--- START ---

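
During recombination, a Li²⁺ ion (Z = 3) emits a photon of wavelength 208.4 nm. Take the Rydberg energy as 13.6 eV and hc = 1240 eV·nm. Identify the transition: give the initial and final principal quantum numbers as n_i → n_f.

n_i = 4, n_f = 3

The photon energy is ΔE = hc/λ = 1240 / 208.4 = 5.950 eV.
With Z = 3, ΔE = 122.4 × (1/n_f² − 1/n_i²), so 1/n_f² − 1/n_i² = 0.04861.
Trying n_f = 3 gives 1/n_i² = 0.06250, i.e. n_i ≈ 4; this pair matches.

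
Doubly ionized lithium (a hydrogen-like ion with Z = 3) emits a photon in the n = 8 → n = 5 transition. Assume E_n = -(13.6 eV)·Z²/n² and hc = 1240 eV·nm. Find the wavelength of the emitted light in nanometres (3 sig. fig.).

416 nm

For Z = 3 the level energies scale as Z², so the effective Rydberg energy is 13.6 × 9 = 122.4 eV.
ΔE = 122.4 × (1/5² − 1/8²) = 122.4 × 0.02438 = 2.984 eV.
λ = hc/ΔE = 1240 / 2.984 = 416 nm.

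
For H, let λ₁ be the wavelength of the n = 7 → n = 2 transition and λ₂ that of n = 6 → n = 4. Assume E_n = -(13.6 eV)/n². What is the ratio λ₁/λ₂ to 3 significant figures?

λ ∝ 1/ΔE ∝ 1/(1/n_f² − 1/n_i²), and the Z² and hc factors cancel in the ratio.
λ₁/λ₂ = (1/4² − 1/6²)/(1/2² − 1/7²) = 0.03472/0.2296 = 0.151.

0.151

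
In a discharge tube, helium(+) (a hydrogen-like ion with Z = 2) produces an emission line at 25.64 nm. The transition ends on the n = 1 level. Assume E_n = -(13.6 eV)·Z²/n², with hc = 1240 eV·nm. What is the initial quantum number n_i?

n_i = 3

The photon energy is ΔE = hc/λ = 1240 / 25.64 = 48.36 eV.
With Z = 2, ΔE = 54.40 × (1/n_f² − 1/n_i²), so 1/n_f² − 1/n_i² = 0.8890.
With n_f = 1: 1/n_i² = 1/1 − 0.8890 = 0.1110, so n_i ≈ 3.00.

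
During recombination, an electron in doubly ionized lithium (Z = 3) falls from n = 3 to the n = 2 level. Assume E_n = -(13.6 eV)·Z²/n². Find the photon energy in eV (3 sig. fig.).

The Bohr energies scale as Z², so for Z = 3: E_n = −122.4/n² eV.
E_3 = −122.4/9 = −13.60 eV and E_2 = −122.4/4 = −30.60 eV.
The photon energy is |E_3 − E_2| = 17.0 eV.

17.0 eV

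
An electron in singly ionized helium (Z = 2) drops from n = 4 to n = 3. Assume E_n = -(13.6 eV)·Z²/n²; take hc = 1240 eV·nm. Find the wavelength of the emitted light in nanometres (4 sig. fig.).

For Z = 2 the level energies scale as Z², so the effective Rydberg energy is 13.6 × 4 = 54.40 eV.
ΔE = 54.40 × (1/3² − 1/4²) = 54.40 × 0.04861 = 2.644 eV.
λ = hc/ΔE = 1240 / 2.644 = 468.9 nm.

468.9 nm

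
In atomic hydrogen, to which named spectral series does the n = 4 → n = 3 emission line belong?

The series is set by the lower level: n_f = 3 is the Paschen series.

Paschen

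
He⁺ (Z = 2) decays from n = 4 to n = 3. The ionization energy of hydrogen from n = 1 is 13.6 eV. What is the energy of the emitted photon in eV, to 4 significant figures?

2.644 eV

The Bohr energies scale as Z², so for Z = 2: E_n = −54.40/n² eV.
E_4 = −54.40/16 = −3.400 eV and E_3 = −54.40/9 = −6.044 eV.
The photon energy is |E_4 − E_3| = 2.644 eV.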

--- END ---

* **Work instructions**: Could you print all of the entries again exactly as they stand?

* **Exercise output**:
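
During recombination, a Li²⁺ ion (Z = 3) emits a photon of wavelength 208.4 nm. Take the Rydberg energy as 13.6 eV and hc = 1240 eV·nm. Identify the transition: give the initial and final principal quantum numbers as n_i → n_f.

n_i = 4, n_f = 3

The photon energy is ΔE = hc/λ = 1240 / 208.4 = 5.950 eV.
With Z = 3, ΔE = 122.4 × (1/n_f² − 1/n_i²), so 1/n_f² − 1/n_i² = 0.04861.
Trying n_f = 3 gives 1/n_i² = 0.06250, i.e. n_i ≈ 4; this pair matches.

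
Doubly ionized lithium (a hydrogen-like ion with Z = 3) emits a photon in the n = 8 → n = 5 transition. Assume E_n = -(13.6 eV)·Z²/n² and hc = 1240 eV·nm. Find the wavelength of the emitted light in nanometres (3 sig. fig.).

416 nm

For Z = 3 the level energies scale as Z², so the effective Rydberg energy is 13.6 × 9 = 122.4 eV.
ΔE = 122.4 × (1/5² − 1/8²) = 122.4 × 0.02438 = 2.984 eV.
λ = hc/ΔE = 1240 / 2.984 = 416 nm.

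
For H, let λ₁ be the wavelength of the n = 7 → n = 2 transition and λ₂ that of n = 6 → n = 4. Assume E_n = -(13.6 eV)/n². What is the ratio λ₁/λ₂ to 3 significant figures?

λ ∝ 1/ΔE ∝ 1/(1/n_f² − 1/n_i²), and the Z² and hc factors cancel in the ratio.
λ₁/λ₂ = (1/4² − 1/6²)/(1/2² − 1/7²) = 0.03472/0.2296 = 0.151.

0.151

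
In a discharge tube, helium(+) (a hydrogen-like ion with Z = 2) produces an emission line at 25.64 nm. The transition ends on the n = 1 level. Assume E_n = -(13.6 eV)·Z²/n², with hc = 1240 eV·nm. What is the initial quantum number n_i?

n_i = 3

The photon energy is ΔE = hc/λ = 1240 / 25.64 = 48.36 eV.
With Z = 2, ΔE = 54.40 × (1/n_f² − 1/n_i²), so 1/n_f² − 1/n_i² = 0.8890.
With n_f = 1: 1/n_i² = 1/1 − 0.8890 = 0.1110, so n_i ≈ 3.00.

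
During recombination, an electron in doubly ionized lithium (Z = 3) falls from n = 3 to the n = 2 level. Assume E_n = -(13.6 eV)·Z²/n². Find the photon energy in eV (3 sig. fig.).

The Bohr energies scale as Z², so for Z = 3: E_n = −122.4/n² eV.
E_3 = −122.4/9 = −13.60 eV and E_2 = −122.4/4 = −30.60 eV.
The photon energy is |E_3 − E_2| = 17.0 eV.

17.0 eV

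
An electron in singly ionized helium (Z = 2) drops from n = 4 to n = 3. Assume E_n = -(13.6 eV)·Z²/n²; take hc = 1240 eV·nm. Find the wavelength of the emitted light in nanometres (4 sig. fig.).

For Z = 2 the level energies scale as Z², so the effective Rydberg energy is 13.6 × 4 = 54.40 eV.
ΔE = 54.40 × (1/3² − 1/4²) = 54.40 × 0.04861 = 2.644 eV.
λ = hc/ΔE = 1240 / 2.644 = 468.9 nm.

468.9 nm

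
In atomic hydrogen, to which named spectral series does the n = 4 → n = 3 emission line belong?

The series is set by the lower level: n_f = 3 is the Paschen series.

Paschen

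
He⁺ (Z = 2) decays from n = 4 to n = 3. The ionization energy of hydrogen from n = 1 is 13.6 eV. What is the energy of the emitted photon in eV, to 4 significant figures?

2.644 eV

The Bohr energies scale as Z², so for Z = 2: E_n = −54.40/n² eV.
E_4 = −54.40/16 = −3.400 eV and E_3 = −54.40/9 = −6.044 eV.
The photon energy is |E_4 − E_3| = 2.644 eV.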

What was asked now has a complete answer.